Problem to work on
Starting at the line that holds "FIFO: FIFO evicts" and stopping at the line that holds "Number of frames: 2", restate the records below word for word, with both of those lines included.

[Data items]
○ ○ ○ ○

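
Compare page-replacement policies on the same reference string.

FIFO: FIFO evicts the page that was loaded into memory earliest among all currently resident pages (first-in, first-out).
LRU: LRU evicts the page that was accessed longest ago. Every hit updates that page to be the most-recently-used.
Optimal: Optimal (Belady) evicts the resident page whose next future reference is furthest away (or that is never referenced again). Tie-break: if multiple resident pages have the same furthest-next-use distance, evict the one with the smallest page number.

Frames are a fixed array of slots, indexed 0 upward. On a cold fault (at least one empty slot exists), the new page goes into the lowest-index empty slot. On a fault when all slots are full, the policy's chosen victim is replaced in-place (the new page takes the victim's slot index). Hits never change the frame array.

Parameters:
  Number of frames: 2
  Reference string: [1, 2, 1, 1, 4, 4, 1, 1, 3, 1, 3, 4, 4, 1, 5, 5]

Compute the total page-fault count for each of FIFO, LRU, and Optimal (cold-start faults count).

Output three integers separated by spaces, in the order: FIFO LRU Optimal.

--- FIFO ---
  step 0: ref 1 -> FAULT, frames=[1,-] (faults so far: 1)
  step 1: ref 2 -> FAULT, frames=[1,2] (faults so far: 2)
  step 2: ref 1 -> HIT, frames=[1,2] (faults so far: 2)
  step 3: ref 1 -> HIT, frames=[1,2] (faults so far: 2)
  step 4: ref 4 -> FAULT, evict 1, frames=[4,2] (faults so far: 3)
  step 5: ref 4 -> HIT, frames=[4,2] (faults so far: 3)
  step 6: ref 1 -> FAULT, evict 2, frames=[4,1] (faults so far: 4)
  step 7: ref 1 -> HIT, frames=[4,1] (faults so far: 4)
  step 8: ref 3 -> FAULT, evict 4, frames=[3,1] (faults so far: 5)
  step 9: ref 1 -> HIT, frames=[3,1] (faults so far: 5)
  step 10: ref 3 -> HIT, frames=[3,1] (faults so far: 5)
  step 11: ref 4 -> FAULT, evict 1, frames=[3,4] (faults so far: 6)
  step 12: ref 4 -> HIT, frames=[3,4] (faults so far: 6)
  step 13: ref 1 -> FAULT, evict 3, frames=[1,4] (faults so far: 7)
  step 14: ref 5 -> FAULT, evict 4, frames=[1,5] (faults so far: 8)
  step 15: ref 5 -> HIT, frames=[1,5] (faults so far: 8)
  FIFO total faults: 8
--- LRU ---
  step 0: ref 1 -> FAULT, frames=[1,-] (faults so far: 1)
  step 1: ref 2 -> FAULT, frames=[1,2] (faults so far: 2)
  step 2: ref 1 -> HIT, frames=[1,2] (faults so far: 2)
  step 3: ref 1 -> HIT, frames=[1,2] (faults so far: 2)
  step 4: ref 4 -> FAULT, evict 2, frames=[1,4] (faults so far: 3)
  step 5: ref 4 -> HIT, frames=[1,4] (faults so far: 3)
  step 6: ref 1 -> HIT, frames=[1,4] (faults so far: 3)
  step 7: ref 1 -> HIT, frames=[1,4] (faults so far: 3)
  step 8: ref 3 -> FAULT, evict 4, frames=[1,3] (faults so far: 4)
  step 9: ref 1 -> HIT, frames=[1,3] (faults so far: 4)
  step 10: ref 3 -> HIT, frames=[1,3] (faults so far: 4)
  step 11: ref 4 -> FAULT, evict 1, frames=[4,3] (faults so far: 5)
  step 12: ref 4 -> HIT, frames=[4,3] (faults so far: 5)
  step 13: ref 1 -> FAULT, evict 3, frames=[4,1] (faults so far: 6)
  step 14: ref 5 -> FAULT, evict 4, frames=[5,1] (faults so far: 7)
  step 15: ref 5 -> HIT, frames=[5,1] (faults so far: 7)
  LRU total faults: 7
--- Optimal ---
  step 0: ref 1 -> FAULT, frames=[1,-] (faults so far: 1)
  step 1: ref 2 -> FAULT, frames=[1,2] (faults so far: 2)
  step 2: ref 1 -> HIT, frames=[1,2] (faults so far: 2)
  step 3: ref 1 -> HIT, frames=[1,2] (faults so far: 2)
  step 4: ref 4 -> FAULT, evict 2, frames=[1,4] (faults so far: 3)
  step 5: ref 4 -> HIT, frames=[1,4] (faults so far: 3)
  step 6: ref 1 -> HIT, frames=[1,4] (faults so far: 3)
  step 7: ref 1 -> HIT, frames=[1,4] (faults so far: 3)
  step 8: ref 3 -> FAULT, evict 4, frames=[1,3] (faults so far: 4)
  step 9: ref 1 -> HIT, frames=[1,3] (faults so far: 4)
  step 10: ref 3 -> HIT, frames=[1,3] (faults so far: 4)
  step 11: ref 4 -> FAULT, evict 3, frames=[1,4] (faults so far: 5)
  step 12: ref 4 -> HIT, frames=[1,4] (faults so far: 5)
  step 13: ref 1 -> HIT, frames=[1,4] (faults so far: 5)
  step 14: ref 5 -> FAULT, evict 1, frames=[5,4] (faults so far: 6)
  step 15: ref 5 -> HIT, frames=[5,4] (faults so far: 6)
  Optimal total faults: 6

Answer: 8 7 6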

○ ○ ○ ○

Response to the task
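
FIFO: FIFO evicts the page that was loaded into memory earliest among all currently resident pages (first-in, first-out).
LRU: LRU evicts the page that was accessed longest ago. Every hit updates that page to be the most-recently-used.
Optimal: Optimal (Belady) evicts the resident page whose next future reference is furthest away (or that is never referenced again). Tie-break: if multiple resident pages have the same furthest-next-use distance, evict the one with the smallest page number.

Frames are a fixed array of slots, indexed 0 upward. On a cold fault (at least one empty slot exists), the new page goes into the lowest-index empty slot. On a fault when all slots are full, the policy's chosen victim is replaced in-place (the new page takes the victim's slot index). Hits never change the frame array.

Parameters:
  Number of frames: 2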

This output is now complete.